▶ _Task statement_:
Print the records exactly. Miss nothing.

▶ _Material supplied_:

━━━━━━━━

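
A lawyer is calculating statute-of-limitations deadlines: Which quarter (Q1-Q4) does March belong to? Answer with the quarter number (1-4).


Month: March (month 3)
Q1: January-March (months 1-3)
Q2: April-June (months 4-6)
Q3: July-September (months 7-9)
Q4: October-December (months 10-12)
Month 3 falls in Q1

1


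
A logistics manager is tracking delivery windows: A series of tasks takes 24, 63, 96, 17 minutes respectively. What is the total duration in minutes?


Durations: 24, 63, 96, 17
Running sum: 24
+ 63 = 87
+ 96 = 183
+ 17 = 200
Total duration: 200 minutes
That is 3 hours and 20 minutes

200


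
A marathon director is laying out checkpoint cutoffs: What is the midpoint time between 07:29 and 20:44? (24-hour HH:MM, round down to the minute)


Start time: 07:29 = 449 minutes from midnight
End time: 20:44 = 1244 minutes from midnight
Sum: 449 + 1244 = 1693
Midpoint: 1693 / 2 = 846 minutes
Convert: 846 / 60 = 14 hours, 6 minutes
Result: 14:06

14:06


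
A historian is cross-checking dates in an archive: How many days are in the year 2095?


Year: 2095
Check leap year rules:
Divisible by 4? No
2095 is not a leap year
Days: 365

365


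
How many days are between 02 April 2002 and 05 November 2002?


Start date: 2002-04-02
End date: 2002-11-05
Apr 2002: +29 days
May 2002: +31 days
Jun 2002: +30 days
... (5 more months)
Total: 217 days

217


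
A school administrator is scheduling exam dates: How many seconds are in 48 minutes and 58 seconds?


Minutes: 48
Extra seconds: 58
Seconds per minute: 60
Minutes to seconds: 48 x 60 = 2880
Total: 2880 + 58 = 2938

2938


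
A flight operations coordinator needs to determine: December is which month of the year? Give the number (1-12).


Calendar month order:
11. November
12. December <--
December is month number 12

12


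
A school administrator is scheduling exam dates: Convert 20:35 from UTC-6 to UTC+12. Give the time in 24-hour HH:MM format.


Local time: 20:35 at UTC-6 (offset -6h)
Target zone: UTC+12 (offset 12h)
Difference: 12 - (-6) = 18 hours
Calculation: 20 + (18) = 38
Wraparound: (38) mod 24 = 14
Result: 14:35

14:35


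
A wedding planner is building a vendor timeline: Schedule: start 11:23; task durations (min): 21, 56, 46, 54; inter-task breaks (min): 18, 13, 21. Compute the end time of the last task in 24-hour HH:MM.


Start: 11:23 = 683 min from midnight
  after task 1 (21 min): 11:44
  after break (18 min): 12:02
  after task 2 (56 min): 12:58
  after break (13 min): 13:11
  after task 3 (46 min): 13:57
  after break (21 min): 14:18
  after task 4 (54 min): 15:12
Total elapsed: 229 minutes
End time: 15:12

15:12


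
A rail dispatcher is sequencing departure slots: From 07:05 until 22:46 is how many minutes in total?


Start time: 07:05 = 425 minutes from midnight
End time: 22:46 = 1366 minutes from midnight
Difference: 1366 - 425 = 941 minutes
That is 15 hours and 41 minutes

941


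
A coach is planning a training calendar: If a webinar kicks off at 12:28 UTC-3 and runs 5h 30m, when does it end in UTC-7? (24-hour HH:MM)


Start: 12:28 in UTC-3
Step 1 - add duration:
  minutes: 28 + 30 = 58
  hours: 12 + 5 + 0 = 17
  end in UTC-3: 17:58
Step 2 - convert UTC-3 -> UTC-7:
  offset difference: -7 - (-3) = -4 hours
  17 + (-4) = 13 -> mod 24 = 13
Result: 13:58 in UTC-7

13:58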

━━━━━━━━

▶ _Output below_:
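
A lawyer is calculating statute-of-limitations deadlines: Which quarter (Q1-Q4) does March belong to? Answer with the quarter number (1-4).


Month: March (month 3)
Q1: January-March (months 1-3)
Q2: April-June (months 4-6)
Q3: July-September (months 7-9)
Q4: October-December (months 10-12)
Month 3 falls in Q1

1


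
A logistics manager is tracking delivery windows: A series of tasks takes 24, 63, 96, 17 minutes respectively. What is the total duration in minutes?


Durations: 24, 63, 96, 17
Running sum: 24
+ 63 = 87
+ 96 = 183
+ 17 = 200
Total duration: 200 minutes
That is 3 hours and 20 minutes

200


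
A marathon director is laying out checkpoint cutoffs: What is the midpoint time between 07:29 and 20:44? (24-hour HH:MM, round down to the minute)


Start time: 07:29 = 449 minutes from midnight
End time: 20:44 = 1244 minutes from midnight
Sum: 449 + 1244 = 1693
Midpoint: 1693 / 2 = 846 minutes
Convert: 846 / 60 = 14 hours, 6 minutes
Result: 14:06

14:06


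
A historian is cross-checking dates in an archive: How many days are in the year 2095?


Year: 2095
Check leap year rules:
Divisible by 4? No
2095 is not a leap year
Days: 365

365


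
How many days are between 02 April 2002 and 05 November 2002?


Start date: 2002-04-02
End date: 2002-11-05
Apr 2002: +29 days
May 2002: +31 days
Jun 2002: +30 days
... (5 more months)
Total: 217 days

217


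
A school administrator is scheduling exam dates: How many seconds are in 48 minutes and 58 seconds?


Minutes: 48
Extra seconds: 58
Seconds per minute: 60
Minutes to seconds: 48 x 60 = 2880
Total: 2880 + 58 = 2938

2938


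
A flight operations coordinator needs to determine: December is which month of the year? Give the number (1-12).


Calendar month order:
11. November
12. December <--
December is month number 12

12


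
A school administrator is scheduling exam dates: Convert 20:35 from UTC-6 to UTC+12. Give the time in 24-hour HH:MM format.


Local time: 20:35 at UTC-6 (offset -6h)
Target zone: UTC+12 (offset 12h)
Difference: 12 - (-6) = 18 hours
Calculation: 20 + (18) = 38
Wraparound: (38) mod 24 = 14
Result: 14:35

14:35


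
A wedding planner is building a vendor timeline: Schedule: start 11:23; task durations (min): 21, 56, 46, 54; inter-task breaks (min): 18, 13, 21. Compute the end time of the last task in 24-hour HH:MM.


Start: 11:23 = 683 min from midnight
  after task 1 (21 min): 11:44
  after break (18 min): 12:02
  after task 2 (56 min): 12:58
  after break (13 min): 13:11
  after task 3 (46 min): 13:57
  after break (21 min): 14:18
  after task 4 (54 min): 15:12
Total elapsed: 229 minutes
End time: 15:12

15:12


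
A rail dispatcher is sequencing departure slots: From 07:05 until 22:46 is how many minutes in total?


Start time: 07:05 = 425 minutes from midnight
End time: 22:46 = 1366 minutes from midnight
Difference: 1366 - 425 = 941 minutes
That is 15 hours and 41 minutes

941


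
A coach is planning a training calendar: If a webinar kicks off at 12:28 UTC-3 and runs 5h 30m, when does it end in UTC-7? (24-hour HH:MM)


Start: 12:28 in UTC-3
Step 1 - add duration:
  minutes: 28 + 30 = 58
  hours: 12 + 5 + 0 = 17
  end in UTC-3: 17:58
Step 2 - convert UTC-3 -> UTC-7:
  offset difference: -7 - (-3) = -4 hours
  17 + (-4) = 13 -> mod 24 = 13
Result: 13:58 in UTC-7

13:58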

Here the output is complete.